◆ Exercise data ◆
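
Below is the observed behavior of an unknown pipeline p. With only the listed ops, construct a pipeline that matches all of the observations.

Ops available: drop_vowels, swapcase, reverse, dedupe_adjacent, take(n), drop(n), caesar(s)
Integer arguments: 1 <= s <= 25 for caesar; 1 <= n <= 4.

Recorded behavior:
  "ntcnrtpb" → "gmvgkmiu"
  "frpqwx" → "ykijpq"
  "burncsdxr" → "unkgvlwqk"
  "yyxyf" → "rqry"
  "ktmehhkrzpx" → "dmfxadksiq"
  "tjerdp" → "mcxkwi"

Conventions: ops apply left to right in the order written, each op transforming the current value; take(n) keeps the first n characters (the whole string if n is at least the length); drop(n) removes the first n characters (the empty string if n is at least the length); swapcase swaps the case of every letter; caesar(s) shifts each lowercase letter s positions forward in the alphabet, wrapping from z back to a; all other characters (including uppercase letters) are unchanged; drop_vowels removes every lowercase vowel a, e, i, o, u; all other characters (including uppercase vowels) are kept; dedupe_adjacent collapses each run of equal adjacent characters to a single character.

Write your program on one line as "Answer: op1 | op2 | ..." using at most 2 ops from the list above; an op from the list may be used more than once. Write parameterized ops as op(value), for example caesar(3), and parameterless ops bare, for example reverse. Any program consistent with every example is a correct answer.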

◆ Exercise objective ◆
Taking the listing above, write all of it out exactly.

◆ Answer space ◆
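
Below is the observed behavior of an unknown pipeline p. With only the listed ops, construct a pipeline that matches all of the observations.

Ops available: drop_vowels, swapcase, reverse, dedupe_adjacent, take(n), drop(n), caesar(s)
Integer arguments: 1 <= s <= 25 for caesar; 1 <= n <= 4.

Recorded behavior:
  "ntcnrtpb" → "gmvgkmiu"
  "frpqwx" → "ykijpq"
  "burncsdxr" → "unkgvlwqk"
  "yyxyf" → "rqry"
  "ktmehhkrzpx" → "dmfxadksiq"
  "tjerdp" → "mcxkwi"

Conventions: ops apply left to right in the order written, each op transforming the current value; take(n) keeps the first n characters (the whole string if n is at least the length); drop(n) removes the first n characters (the empty string if n is at least the length); swapcase swaps the case of every letter; caesar(s) shifts each lowercase letter s positions forward in the alphabet, wrapping from z back to a; all other characters (including uppercase letters) are unchanged; drop_vowels removes every lowercase vowel a, e, i, o, u; all other characters (including uppercase vowels) are kept; dedupe_adjacent collapses each run of equal adjacent characters to a single character.

Write your program on one line as "Answer: op1 | op2 | ..." using at most 2 ops from the list above; an op from the list may be used more than once. Write parameterized ops as op(value), for example caesar(3), and parameterless ops bare, for example reverse. Any program consistent with every example is a correct answer.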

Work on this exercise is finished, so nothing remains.